= Beginning of Section =

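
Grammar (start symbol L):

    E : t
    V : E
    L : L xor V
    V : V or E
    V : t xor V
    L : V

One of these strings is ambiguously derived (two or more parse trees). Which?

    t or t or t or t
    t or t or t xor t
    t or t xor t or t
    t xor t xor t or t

t xor t xor t or t

t or t or t or t: 1 tree
t or t or t xor t: 1 tree
t or t xor t or t: 1 tree
t xor t xor t or t: 7 trees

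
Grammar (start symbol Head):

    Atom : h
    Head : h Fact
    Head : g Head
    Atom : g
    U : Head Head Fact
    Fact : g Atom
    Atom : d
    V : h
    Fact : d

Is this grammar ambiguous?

Only Head, Fact, Atom are reachable from Head; ignoring the rest: The reachable rules are right-linear with at most one rule per (nonterminal, next-terminal) pair. Each input token forces the next rule, so parsing is deterministic.

Unambiguous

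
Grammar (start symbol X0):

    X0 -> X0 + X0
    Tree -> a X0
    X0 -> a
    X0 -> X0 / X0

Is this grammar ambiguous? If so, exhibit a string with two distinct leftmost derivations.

Ambiguous

Witness: a + a + a

Derivation 1: X0 ⇒ X0 + X0 ⇒ X0 + X0 + X0 ⇒ a + X0 + X0 ⇒ a + a + X0 ⇒ a + a + a
Derivation 2: X0 ⇒ X0 + X0 ⇒ a + X0 ⇒ a + X0 + X0 ⇒ a + a + X0 ⇒ a + a + a

Two distinct leftmost derivations for the same string.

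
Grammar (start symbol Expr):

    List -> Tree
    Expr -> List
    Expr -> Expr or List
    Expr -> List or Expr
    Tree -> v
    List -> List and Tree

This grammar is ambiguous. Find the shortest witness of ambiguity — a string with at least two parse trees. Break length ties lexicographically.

v or v

length 1: no string has ≥2 trees
length 3: v or v has 2 parse trees

Two derivations of v or v:
  Expr ⇒ Expr or List ⇒ List or List ⇒ Tree or List ⇒ v or List ⇒ v or Tree ⇒ v or v
  Expr ⇒ List or Expr ⇒ Tree or Expr ⇒ v or Expr ⇒ v or List ⇒ v or Tree ⇒ v or v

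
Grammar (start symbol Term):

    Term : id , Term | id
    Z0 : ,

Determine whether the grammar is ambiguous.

Unambiguous

Only Term is reachable from Term; ignoring the rest: The reachable grammar is A → atom sep A | atom. Each atom is followed by either the separator (recurse) or end-of-string (stop) — no choice point.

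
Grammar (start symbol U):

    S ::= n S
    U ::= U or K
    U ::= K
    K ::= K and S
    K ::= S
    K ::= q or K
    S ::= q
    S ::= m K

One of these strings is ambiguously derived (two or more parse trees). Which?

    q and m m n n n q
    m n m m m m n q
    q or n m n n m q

q or n m n n m q

q and m m n n n q: 1 tree
m n m m m m n q: 1 tree
q or n m n n m q: 2 trees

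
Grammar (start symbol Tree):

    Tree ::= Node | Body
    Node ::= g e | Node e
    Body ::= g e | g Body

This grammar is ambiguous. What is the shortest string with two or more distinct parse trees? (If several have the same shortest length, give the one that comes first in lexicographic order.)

length 2: g e has 2 parse trees

Two derivations of g e:
  Tree ⇒ Node ⇒ g e
  Tree ⇒ Body ⇒ g e

g e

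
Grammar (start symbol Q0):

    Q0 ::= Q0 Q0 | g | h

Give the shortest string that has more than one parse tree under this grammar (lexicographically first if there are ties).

g g g

length 1: no string has ≥2 trees
length 2: no string has ≥2 trees
length 3: g g g has 2 parse trees

Two derivations of g g g:
  Q0 ⇒ Q0 Q0 ⇒ Q0 Q0 Q0 ⇒ g Q0 Q0 ⇒ g g Q0 ⇒ g g g
  Q0 ⇒ Q0 Q0 ⇒ g Q0 ⇒ g Q0 Q0 ⇒ g g Q0 ⇒ g g g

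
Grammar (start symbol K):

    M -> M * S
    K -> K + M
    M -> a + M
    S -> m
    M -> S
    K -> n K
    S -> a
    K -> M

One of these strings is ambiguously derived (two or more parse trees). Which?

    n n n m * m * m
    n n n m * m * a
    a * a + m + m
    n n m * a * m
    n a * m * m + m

n n n m * m * m: 1 tree
n n n m * m * a: 1 tree
a * a + m + m: 1 tree
n n m * a * m: 1 tree
n a * m * m + m: 2 trees

n a * m * m + m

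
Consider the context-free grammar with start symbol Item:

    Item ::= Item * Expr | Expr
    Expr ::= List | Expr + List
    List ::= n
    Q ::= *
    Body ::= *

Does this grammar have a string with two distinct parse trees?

(Q, Body are unreachable from Item, so their rules don't affect L(Item).) The grammar is stratified — Item handles '*' (left-recursive), Expr handles '+', List atoms. Each operator has a fixed associativity and precedence level, so every string has one parse.

Unambiguous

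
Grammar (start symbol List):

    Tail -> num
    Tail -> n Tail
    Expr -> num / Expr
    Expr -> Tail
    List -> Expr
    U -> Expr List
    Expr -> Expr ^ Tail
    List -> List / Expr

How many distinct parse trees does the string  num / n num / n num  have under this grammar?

Parse trees for num / n num / n num:
  [List [List [Expr num / [Expr [Tail n [Tail num]]]]] / [Expr [Tail n [Tail num]]]]
  [List [List [List [Expr [Tail num]]] / [Expr [Tail n [Tail num]]]] / [Expr [Tail n [Tail num]]]]

2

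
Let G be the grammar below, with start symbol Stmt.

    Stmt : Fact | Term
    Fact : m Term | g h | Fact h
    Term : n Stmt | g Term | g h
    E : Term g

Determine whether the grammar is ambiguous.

Witness: g h

Derivation 1: Stmt ⇒ Fact ⇒ g h
Derivation 2: Stmt ⇒ Term ⇒ g h

Two distinct leftmost derivations for the same string.

Ambiguous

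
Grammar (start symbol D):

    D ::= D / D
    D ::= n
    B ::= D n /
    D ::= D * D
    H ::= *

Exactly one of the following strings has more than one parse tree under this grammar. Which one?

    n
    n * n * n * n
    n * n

n: 1 tree
n * n * n * n: 5 trees
n * n: 1 tree

n * n * n * n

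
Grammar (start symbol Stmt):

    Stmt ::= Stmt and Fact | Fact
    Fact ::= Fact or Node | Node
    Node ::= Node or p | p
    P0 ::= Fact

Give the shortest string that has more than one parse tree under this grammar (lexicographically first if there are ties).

p or p

length 1: no string has ≥2 trees
length 3: p or p has 2 parse trees

Two derivations of p or p:
  Stmt ⇒ Fact ⇒ Fact or Node ⇒ Node or Node ⇒ p or Node ⇒ p or p
  Stmt ⇒ Fact ⇒ Node ⇒ Node or p ⇒ p or p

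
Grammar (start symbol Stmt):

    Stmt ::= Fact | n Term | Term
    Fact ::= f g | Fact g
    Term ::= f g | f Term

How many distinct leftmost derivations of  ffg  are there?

Parse trees for ffg:
  [Stmt [Term f [Term f g]]]

1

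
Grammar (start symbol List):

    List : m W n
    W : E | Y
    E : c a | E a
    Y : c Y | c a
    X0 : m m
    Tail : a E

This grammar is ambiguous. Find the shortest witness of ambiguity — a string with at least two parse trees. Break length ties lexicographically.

length 4: m c a n has 2 parse trees

Two derivations of m c a n:
  List ⇒ m W n ⇒ m E n ⇒ m c a n
  List ⇒ m W n ⇒ m Y n ⇒ m c a n

m c a n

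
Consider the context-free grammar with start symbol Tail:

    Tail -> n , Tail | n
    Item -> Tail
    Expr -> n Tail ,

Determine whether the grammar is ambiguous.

Unambiguous

Only Tail is reachable from Tail; ignoring the rest: The reachable grammar is A → atom sep A | atom. Each atom is followed by either the separator (recurse) or end-of-string (stop) — no choice point.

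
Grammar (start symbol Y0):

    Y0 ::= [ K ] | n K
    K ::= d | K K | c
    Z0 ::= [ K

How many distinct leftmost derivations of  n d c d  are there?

Parse trees for n d c d:
  [Y0 n [K [K d] [K [K c] [K d]]]]
  [Y0 n [K [K [K d] [K c]] [K d]]]

2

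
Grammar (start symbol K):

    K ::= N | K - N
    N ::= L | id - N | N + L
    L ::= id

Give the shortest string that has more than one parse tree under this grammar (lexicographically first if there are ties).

length 1: no string has ≥2 trees
length 3: id - id has 2 parse trees

Two derivations of id - id:
  K ⇒ N ⇒ id - N ⇒ id - L ⇒ id - id
  K ⇒ K - N ⇒ N - N ⇒ L - N ⇒ id - N ⇒ id - L ⇒ id - id

id - id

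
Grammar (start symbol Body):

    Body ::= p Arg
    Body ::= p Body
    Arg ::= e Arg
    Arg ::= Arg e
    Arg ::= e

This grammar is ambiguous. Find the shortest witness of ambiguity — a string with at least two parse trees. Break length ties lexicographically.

length 2: no string has ≥2 trees
length 3: p e e has 2 parse trees

Two derivations of p e e:
  Body ⇒ p Arg ⇒ p e Arg ⇒ p e e
  Body ⇒ p Arg ⇒ p Arg e ⇒ p e e

p e e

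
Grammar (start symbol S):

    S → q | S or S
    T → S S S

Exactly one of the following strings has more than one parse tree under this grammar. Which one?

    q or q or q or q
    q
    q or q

q or q or q or q: 5 trees
q: 1 tree
q or q: 1 tree

q or q or q or q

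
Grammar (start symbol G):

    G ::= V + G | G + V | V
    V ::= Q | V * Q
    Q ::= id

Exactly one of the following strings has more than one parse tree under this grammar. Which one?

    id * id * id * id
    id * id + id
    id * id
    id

id * id + id

id * id * id * id: 1 tree
id * id + id: 2 trees
id * id: 1 tree
id: 1 tree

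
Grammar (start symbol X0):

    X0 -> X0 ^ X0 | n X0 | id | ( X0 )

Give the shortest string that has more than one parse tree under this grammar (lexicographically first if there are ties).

n id ^ id

length 1: no string has ≥2 trees
length 2: no string has ≥2 trees
length 3: no string has ≥2 trees
length 4: n id ^ id has 2 parse trees

Two derivations of n id ^ id:
  X0 ⇒ X0 ^ X0 ⇒ n X0 ^ X0 ⇒ n id ^ X0 ⇒ n id ^ id
  X0 ⇒ n X0 ⇒ n X0 ^ X0 ⇒ n id ^ X0 ⇒ n id ^ id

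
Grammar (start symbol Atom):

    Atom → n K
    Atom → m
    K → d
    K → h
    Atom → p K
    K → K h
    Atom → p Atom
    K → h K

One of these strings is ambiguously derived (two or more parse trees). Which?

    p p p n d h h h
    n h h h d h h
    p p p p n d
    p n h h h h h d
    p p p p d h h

p p p n d h h h: 1 tree
n h h h d h h: 10 trees
p p p p n d: 1 tree
p n h h h h h d: 1 tree
p p p p d h h: 1 tree

n h h h d h h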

= End of Section =

# Work request
Go through the data and show every line where "context" occurs.

# Final answer
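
Consider the context-free grammar with start symbol Item:
Consider the context-free grammar with start symbol Tail: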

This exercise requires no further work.